- _Required work_: Each line below must be printed exactly as it stands.

- _Data in this exercise_:
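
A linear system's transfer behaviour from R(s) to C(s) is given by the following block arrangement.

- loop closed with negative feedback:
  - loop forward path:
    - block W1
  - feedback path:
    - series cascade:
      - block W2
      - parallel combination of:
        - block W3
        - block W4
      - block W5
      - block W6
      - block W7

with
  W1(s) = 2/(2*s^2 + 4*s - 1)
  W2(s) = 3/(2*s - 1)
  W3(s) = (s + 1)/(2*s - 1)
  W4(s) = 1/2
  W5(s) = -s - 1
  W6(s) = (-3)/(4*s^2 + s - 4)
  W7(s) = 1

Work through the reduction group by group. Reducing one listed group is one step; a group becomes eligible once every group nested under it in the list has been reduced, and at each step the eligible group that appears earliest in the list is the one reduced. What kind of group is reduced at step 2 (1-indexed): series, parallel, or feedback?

Step 1: combine W3, W4 in parallel
Step 2: combine W2, (W3+W4), W5, W6, W7 in series
Step 3: feedback reduction of W1, (W2*(W3+W4)*W5*W6*W7)
So the answer for step 2 is series.

Answer: series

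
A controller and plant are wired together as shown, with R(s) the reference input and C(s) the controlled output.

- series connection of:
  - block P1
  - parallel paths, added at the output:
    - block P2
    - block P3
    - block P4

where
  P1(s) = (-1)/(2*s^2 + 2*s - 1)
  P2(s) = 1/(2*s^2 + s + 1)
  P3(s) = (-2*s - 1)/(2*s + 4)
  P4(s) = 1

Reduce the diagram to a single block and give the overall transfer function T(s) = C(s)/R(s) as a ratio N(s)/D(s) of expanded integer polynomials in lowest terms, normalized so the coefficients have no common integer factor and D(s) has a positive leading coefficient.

[1] parallel reduction of P2, P3, P4 = (6*s^2 + 5*s + 7)/(4*s^3 + 10*s^2 + 6*s + 4)
[2] reduce the series chain P1, (P2+P3+P4) - this is the overall T(s), already in the required normalized form

Final answer: (-6*s^2 - 5*s - 7)/(8*s^5 + 28*s^4 + 28*s^3 + 10*s^2 + 2*s - 4)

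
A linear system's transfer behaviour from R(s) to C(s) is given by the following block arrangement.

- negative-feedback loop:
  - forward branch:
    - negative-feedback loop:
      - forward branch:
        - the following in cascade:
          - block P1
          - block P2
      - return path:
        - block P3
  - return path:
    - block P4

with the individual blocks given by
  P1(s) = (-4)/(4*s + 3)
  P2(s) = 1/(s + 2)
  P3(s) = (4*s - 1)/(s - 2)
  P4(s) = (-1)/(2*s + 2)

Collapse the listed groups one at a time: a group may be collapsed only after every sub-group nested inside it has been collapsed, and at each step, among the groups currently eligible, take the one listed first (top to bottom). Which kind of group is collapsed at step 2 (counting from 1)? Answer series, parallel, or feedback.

Answer: feedback

Working:
Step 1 - multiply P1, P2 (series)
Step 2 - reduce the feedback loop with forward (P1*P2) and return P3
Step 3 - feedback reduction of [(P1*P2)/(1+(P1*P2)*P3)], P4
Step 2: feedback.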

- _Result for this task_:
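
A linear system's transfer behaviour from R(s) to C(s) is given by the following block arrangement.

- loop closed with negative feedback:
  - loop forward path:
    - block W1
  - feedback path:
    - series cascade:
      - block W2
      - parallel combination of:
        - block W3
        - block W4
      - block W5
      - block W6
      - block W7

with
  W1(s) = 2/(2*s^2 + 4*s - 1)
  W2(s) = 3/(2*s - 1)
  W3(s) = (s + 1)/(2*s - 1)
  W4(s) = 1/2
  W5(s) = -s - 1
  W6(s) = (-3)/(4*s^2 + s - 4)
  W7(s) = 1

Work through the reduction group by group. Reducing one listed group is one step; a group becomes eligible once every group nested under it in the list has been reduced, and at each step the eligible group that appears earliest in the list is the one reduced. What kind of group is reduced at step 2 (1-indexed): series, parallel, or feedback?

Step 1: combine W3, W4 in parallel
Step 2: combine W2, (W3+W4), W5, W6, W7 in series
Step 3: feedback reduction of W1, (W2*(W3+W4)*W5*W6*W7)
So the answer for step 2 is series.

Answer: series

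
A controller and plant are wired together as shown, with R(s) the reference input and C(s) the controlled output.

- series connection of:
  - block P1
  - parallel paths, added at the output:
    - block P2
    - block P3
    - block P4

where
  P1(s) = (-1)/(2*s^2 + 2*s - 1)
  P2(s) = 1/(2*s^2 + s + 1)
  P3(s) = (-2*s - 1)/(2*s + 4)
  P4(s) = 1

Reduce the diagram to a single block and give the overall transfer function T(s) = C(s)/R(s) as a ratio N(s)/D(s) of expanded integer polynomials in lowest terms, normalized so the coefficients have no common integer factor and D(s) has a positive leading coefficient.

[1] parallel reduction of P2, P3, P4 = (6*s^2 + 5*s + 7)/(4*s^3 + 10*s^2 + 6*s + 4)
[2] reduce the series chain P1, (P2+P3+P4) - this is the overall T(s), already in the required normalized form

Final answer: (-6*s^2 - 5*s - 7)/(8*s^5 + 28*s^4 + 28*s^3 + 10*s^2 + 2*s - 4)

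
A linear system's transfer behaviour from R(s) to C(s) is given by the following block arrangement.

- negative-feedback loop:
  - forward branch:
    - negative-feedback loop:
      - forward branch:
        - the following in cascade:
          - block P1
          - block P2
      - return path:
        - block P3
  - return path:
    - block P4

with the individual blocks given by
  P1(s) = (-4)/(4*s + 3)
  P2(s) = 1/(s + 2)
  P3(s) = (4*s - 1)/(s - 2)
  P4(s) = (-1)/(2*s + 2)

Collapse the listed groups one at a time: a group may be collapsed only after every sub-group nested inside it has been collapsed, and at each step, among the groups currently eligible, take the one listed first (top to bottom). Which kind of group is collapsed at step 2 (counting from 1)? Answer series, parallel, or feedback.

Answer: feedback

Working:
Step 1 - multiply P1, P2 (series)
Step 2 - reduce the feedback loop with forward (P1*P2) and return P3
Step 3 - feedback reduction of [(P1*P2)/(1+(P1*P2)*P3)], P4
Step 2: feedback.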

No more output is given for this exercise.